*** Source material ***

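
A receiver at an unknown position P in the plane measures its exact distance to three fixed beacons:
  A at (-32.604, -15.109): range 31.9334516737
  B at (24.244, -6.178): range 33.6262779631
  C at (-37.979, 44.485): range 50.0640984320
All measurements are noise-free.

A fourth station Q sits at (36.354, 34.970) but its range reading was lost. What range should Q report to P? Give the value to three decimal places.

53.335

eq1: (x + 32.604)² + (y + 15.109)² = 31.9334516737²
eq2: (x − 24.244)² + (y + 6.178)² = 33.6262779631²
eq3: (x + 37.979)² + (y − 44.485)² = 50.0640984320²
eq1−eq2, eq1−eq3 (x²,y² cancel):
  113.696·x + 17.862·y = -776.344711
  -10.750·x + 119.188·y = 643.348353
det = 113.696·119.188 − 17.862·-10.750 = 13743.215348
x = (-776.344711·119.188 − 17.862·643.348353) / 13743.215348 = -7.569005
y = (113.696·643.348353 − -776.344711·-10.750) / 13743.215348 = 4.715085
|P − Q| = √((-7.569005 − 36.354)² + (4.715085 − 34.970)²) = 53.334700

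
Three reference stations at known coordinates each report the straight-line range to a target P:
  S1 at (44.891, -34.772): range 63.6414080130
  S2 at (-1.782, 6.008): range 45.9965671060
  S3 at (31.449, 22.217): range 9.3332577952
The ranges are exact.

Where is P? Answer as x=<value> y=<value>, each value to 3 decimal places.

eq1: (x − 44.891)² + (y + 34.772)² = 63.6414080130²
eq2: (x + 1.782)² + (y − 6.008)² = 45.9965671060²
eq3: (x − 31.449)² + (y − 22.217)² = 9.3332577952²
eq1−eq3, eq1−eq2 (x²,y² cancel):
  -26.884·x + 113.978·y = 2221.459938
  -93.346·x + 81.560·y = -1250.477649
det = -26.884·81.560 − 113.978·-93.346 = 8446.731348
x = (2221.459938·81.560 − 113.978·-1250.477649) / 8446.731348 = 38.323607
y = (-26.884·-1250.477649 − 2221.459938·-93.346) / 8446.731348 = 28.529644

x=38.324 y=28.530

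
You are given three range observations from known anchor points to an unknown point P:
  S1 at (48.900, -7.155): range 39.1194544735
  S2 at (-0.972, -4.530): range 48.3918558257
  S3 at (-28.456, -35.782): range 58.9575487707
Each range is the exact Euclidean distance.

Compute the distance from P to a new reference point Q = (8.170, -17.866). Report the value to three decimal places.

eq1: (x − 48.900)² + (y + 7.155)² = 39.1194544735²
eq2: (x + 0.972)² + (y + 4.530)² = 48.3918558257²
eq3: (x + 28.456)² + (y + 35.782)² = 58.9575487707²
eq3−eq1, eq3−eq2 (x²,y² cancel):
  154.712·x + 57.254·y = 2297.969404
  54.968·x + 62.504·y = -934.408929
det = 154.712·62.504 − 57.254·54.968 = 6522.980976
x = (2297.969404·62.504 − 57.254·-934.408929) / 6522.980976 = 30.220988
y = (154.712·-934.408929 − 2297.969404·54.968) / 6522.980976 = -41.526881
|P − Q| = √((30.220988 − 8.170)² + (-41.526881 − -17.866)²) = 32.343212

32.343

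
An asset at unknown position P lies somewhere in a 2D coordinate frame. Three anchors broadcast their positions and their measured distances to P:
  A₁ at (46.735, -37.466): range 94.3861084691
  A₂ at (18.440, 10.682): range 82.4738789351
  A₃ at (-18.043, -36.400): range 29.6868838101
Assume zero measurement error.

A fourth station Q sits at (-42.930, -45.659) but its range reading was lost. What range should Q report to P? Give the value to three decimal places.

eq1: (x − 46.735)² + (y + 37.466)² = 94.3861084691²
eq2: (x − 18.440)² + (y − 10.682)² = 82.4738789351²
eq3: (x + 18.043)² + (y + 36.400)² = 29.6868838101²
eq3−eq2, eq3−eq1 (x²,y² cancel):
  72.966·x + 94.164·y = -7117.000761
  129.556·x − 2.132·y = -6090.074870
det = 72.966·-2.132 − 94.164·129.556 = -12355.074696
x = (-7117.000761·-2.132 − 94.164·-6090.074870) / -12355.074696 = -47.643521
y = (72.966·-6090.074870 − -7117.000761·129.556) / -12355.074696 = -38.662797
|P − Q| = √((-47.643521 − -42.930)² + (-38.662797 − -45.659)²) = 8.435883

8.436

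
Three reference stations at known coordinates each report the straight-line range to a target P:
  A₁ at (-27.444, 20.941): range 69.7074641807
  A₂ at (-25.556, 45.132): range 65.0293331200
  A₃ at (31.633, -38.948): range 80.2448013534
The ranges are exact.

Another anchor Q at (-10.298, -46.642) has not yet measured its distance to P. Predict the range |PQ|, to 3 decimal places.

100.657

eq1: (x + 27.444)² + (y − 20.941)² = 69.7074641807²
eq2: (x + 25.556)² + (y − 45.132)² = 65.0293331200²
eq3: (x − 31.633)² + (y + 38.948)² = 80.2448013534²
eq2−eq3, eq2−eq1 (x²,y² cancel):
  114.378·x − 168.160·y = -2382.827145
  -3.776·x − 48.382·y = -2128.624339
det = 114.378·-48.382 − -168.160·-3.776 = -6168.808556
x = (-2382.827145·-48.382 − -168.160·-2128.624339) / -6168.808556 = 39.337179
y = (114.378·-2128.624339 − -2382.827145·-3.776) / -6168.808556 = 40.926112
|P − Q| = √((39.337179 − -10.298)² + (40.926112 − -46.642)²) = 100.656968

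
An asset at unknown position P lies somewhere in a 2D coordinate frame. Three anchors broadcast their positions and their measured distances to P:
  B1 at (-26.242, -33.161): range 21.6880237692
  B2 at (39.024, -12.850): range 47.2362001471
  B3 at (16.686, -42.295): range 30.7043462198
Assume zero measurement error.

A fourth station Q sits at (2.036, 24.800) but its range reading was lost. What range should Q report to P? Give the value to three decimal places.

eq1: (x + 26.242)² + (y + 33.161)² = 21.6880237692²
eq2: (x − 39.024)² + (y + 12.850)² = 47.2362001471²
eq3: (x − 16.686)² + (y + 42.295)² = 30.7043462198²
eq3−eq1, eq3−eq2 (x²,y² cancel):
  -85.856·x + 18.268·y = 193.391366
  44.676·x + 58.890·y = -1667.796273
det = -85.856·58.890 − 18.268·44.676 = -5872.201008
x = (193.391366·58.890 − 18.268·-1667.796273) / -5872.201008 = -7.127842
y = (-85.856·-1667.796273 − 193.391366·44.676) / -5872.201008 = -22.913106
|P − Q| = √((-7.127842 − 2.036)² + (-22.913106 − 24.800)²) = 48.585147

48.585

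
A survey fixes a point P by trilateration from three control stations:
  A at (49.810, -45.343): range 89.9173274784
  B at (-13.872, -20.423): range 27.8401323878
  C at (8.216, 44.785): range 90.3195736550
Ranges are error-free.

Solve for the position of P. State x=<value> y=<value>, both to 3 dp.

eq1: (x − 49.810)² + (y + 45.343)² = 89.9173274784²
eq2: (x + 13.872)² + (y + 20.423)² = 27.8401323878²
eq3: (x − 8.216)² + (y − 44.785)² = 90.3195736550²
eq3−eq2, eq3−eq1 (x²,y² cancel):
  -44.176·x − 130.416·y = 5918.884846
  83.188·x − 180.256·y = 2536.324472
det = -44.176·-180.256 − -130.416·83.188 = 18812.035264
x = (5918.884846·-180.256 − -130.416·2536.324472) / 18812.035264 = -39.131184
y = (-44.176·2536.324472 − 5918.884846·83.188) / 18812.035264 = -32.129690

x=-39.131 y=-32.130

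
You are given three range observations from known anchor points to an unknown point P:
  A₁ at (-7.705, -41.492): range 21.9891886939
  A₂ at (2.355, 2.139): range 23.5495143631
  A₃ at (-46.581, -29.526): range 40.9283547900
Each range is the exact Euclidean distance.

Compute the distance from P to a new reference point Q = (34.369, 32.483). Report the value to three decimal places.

66.384

eq1: (x + 7.705)² + (y + 41.492)² = 21.9891886939²
eq2: (x − 2.355)² + (y − 2.139)² = 23.5495143631²
eq3: (x + 46.581)² + (y + 29.526)² = 40.9283547900²
eq1−eq2, eq1−eq3 (x²,y² cancel):
  20.120·x + 87.262·y = -1841.886950
  -77.752·x + 23.932·y = 69.015342
det = 20.120·23.932 − 87.262·-77.752 = 7266.306864
x = (-1841.886950·23.932 − 87.262·69.015342) / 7266.306864 = -6.895175
y = (20.120·69.015342 − -1841.886950·-77.752) / 7266.306864 = -19.517729
|P − Q| = √((-6.895175 − 34.369)² + (-19.517729 − 32.483)²) = 66.383792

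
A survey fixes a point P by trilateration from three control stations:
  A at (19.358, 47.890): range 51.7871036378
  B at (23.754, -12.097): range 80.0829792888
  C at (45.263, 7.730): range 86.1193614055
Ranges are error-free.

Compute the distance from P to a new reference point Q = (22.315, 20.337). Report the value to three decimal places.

eq1: (x − 19.358)² + (y − 47.890)² = 51.7871036378²
eq2: (x − 23.754)² + (y + 12.097)² = 80.0829792888²
eq3: (x − 45.263)² + (y − 7.730)² = 86.1193614055²
eq2−eq3, eq2−eq1 (x²,y² cancel):
  43.018·x + 39.654·y = 394.641307
  -8.792·x + 119.974·y = 5688.973808
det = 43.018·119.974 − 39.654·-8.792 = 5509.679500
x = (394.641307·119.974 − 39.654·5688.973808) / 5509.679500 = -32.351042
y = (43.018·5688.973808 − 394.641307·-8.792) / 5509.679500 = 45.047622
|P − Q| = √((-32.351042 − 22.315)² + (45.047622 − 20.337)²) = 59.991591

59.992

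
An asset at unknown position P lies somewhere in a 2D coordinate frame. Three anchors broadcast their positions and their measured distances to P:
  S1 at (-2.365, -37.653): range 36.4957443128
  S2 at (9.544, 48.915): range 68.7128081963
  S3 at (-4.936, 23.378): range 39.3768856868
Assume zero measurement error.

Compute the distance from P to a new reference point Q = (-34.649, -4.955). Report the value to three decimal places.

eq1: (x + 2.365)² + (y + 37.653)² = 36.4957443128²
eq2: (x − 9.544)² + (y − 48.915)² = 68.7128081963²
eq3: (x + 4.936)² + (y − 23.378)² = 39.3768856868²
eq2−eq1, eq2−eq3 (x²,y² cancel):
  -23.818·x − 173.136·y = 2329.087130
  -28.960·x − 51.074·y = 1258.040703
det = -23.818·-51.074 − -173.136·-28.960 = -3797.538028
x = (2329.087130·-51.074 − -173.136·1258.040703) / -3797.538028 = -26.031692
y = (-23.818·1258.040703 − 2329.087130·-28.960) / -3797.538028 = -9.871224
|P − Q| = √((-26.031692 − -34.649)² + (-9.871224 − -4.955)²) = 9.921052

9.921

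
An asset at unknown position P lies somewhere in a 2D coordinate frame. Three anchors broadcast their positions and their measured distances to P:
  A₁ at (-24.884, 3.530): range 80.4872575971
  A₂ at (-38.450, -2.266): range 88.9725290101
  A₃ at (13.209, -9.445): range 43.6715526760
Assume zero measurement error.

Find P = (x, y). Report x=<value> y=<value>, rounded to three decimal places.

eq1: (x + 24.884)² + (y − 3.530)² = 80.4872575971²
eq2: (x + 38.450)² + (y + 2.266)² = 88.9725290101²
eq3: (x − 13.209)² + (y + 9.445)² = 43.6715526760²
eq1−eq3, eq1−eq2 (x²,y² cancel):
  76.186·x − 25.950·y = 4203.005472
  -27.132·x − 11.592·y = -586.049383
det = 76.186·-11.592 − -25.950·-27.132 = -1587.223512
x = (4203.005472·-11.592 − -25.950·-586.049383) / -1587.223512 = 40.277390
y = (76.186·-586.049383 − 4203.005472·-27.132) / -1587.223512 = -43.716078

x=40.277 y=-43.716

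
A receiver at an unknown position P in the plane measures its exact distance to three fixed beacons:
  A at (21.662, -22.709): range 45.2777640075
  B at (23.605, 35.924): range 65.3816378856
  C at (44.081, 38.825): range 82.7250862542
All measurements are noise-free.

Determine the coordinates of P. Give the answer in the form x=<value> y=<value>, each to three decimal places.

x=-22.044 y=-10.883

eq1: (x − 21.662)² + (y + 22.709)² = 45.2777640075²
eq2: (x − 23.605)² + (y − 35.924)² = 65.3816378856²
eq3: (x − 44.081)² + (y − 38.825)² = 82.7250862542²
eq2−eq1, eq2−eq3 (x²,y² cancel):
  -3.886·x − 117.266·y = 1361.893783
  40.952·x + 5.802·y = -965.895938
det = -3.886·5.802 − -117.266·40.952 = 4779.730660
x = (1361.893783·5.802 − -117.266·-965.895938) / 4779.730660 = -22.044139
y = (-3.886·-965.895938 − 1361.893783·40.952) / 4779.730660 = -10.883208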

*** End of Source material ***

# Problem requirements:
Each line from the one containing "A₃ at (13.209, -9.445): range 43.6715526760" to the end of the entries above should be copied exactly, and no other line.

# Written solution:
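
  A₃ at (13.209, -9.445): range 43.6715526760
Assume zero measurement error.

Find P = (x, y). Report x=<value> y=<value>, rounded to three decimal places.

eq1: (x + 24.884)² + (y − 3.530)² = 80.4872575971²
eq2: (x + 38.450)² + (y + 2.266)² = 88.9725290101²
eq3: (x − 13.209)² + (y + 9.445)² = 43.6715526760²
eq1−eq3, eq1−eq2 (x²,y² cancel):
  76.186·x − 25.950·y = 4203.005472
  -27.132·x − 11.592·y = -586.049383
det = 76.186·-11.592 − -25.950·-27.132 = -1587.223512
x = (4203.005472·-11.592 − -25.950·-586.049383) / -1587.223512 = 40.277390
y = (76.186·-586.049383 − 4203.005472·-27.132) / -1587.223512 = -43.716078

x=40.277 y=-43.716

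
A receiver at an unknown position P in the plane measures its exact distance to three fixed beacons:
  A at (21.662, -22.709): range 45.2777640075
  B at (23.605, 35.924): range 65.3816378856
  C at (44.081, 38.825): range 82.7250862542
All measurements are noise-free.

Determine the coordinates of P. Give the answer in the form x=<value> y=<value>, each to three decimal places.

x=-22.044 y=-10.883

eq1: (x − 21.662)² + (y + 22.709)² = 45.2777640075²
eq2: (x − 23.605)² + (y − 35.924)² = 65.3816378856²
eq3: (x − 44.081)² + (y − 38.825)² = 82.7250862542²
eq2−eq1, eq2−eq3 (x²,y² cancel):
  -3.886·x − 117.266·y = 1361.893783
  40.952·x + 5.802·y = -965.895938
det = -3.886·5.802 − -117.266·40.952 = 4779.730660
x = (1361.893783·5.802 − -117.266·-965.895938) / 4779.730660 = -22.044139
y = (-3.886·-965.895938 − 1361.893783·40.952) / 4779.730660 = -10.883208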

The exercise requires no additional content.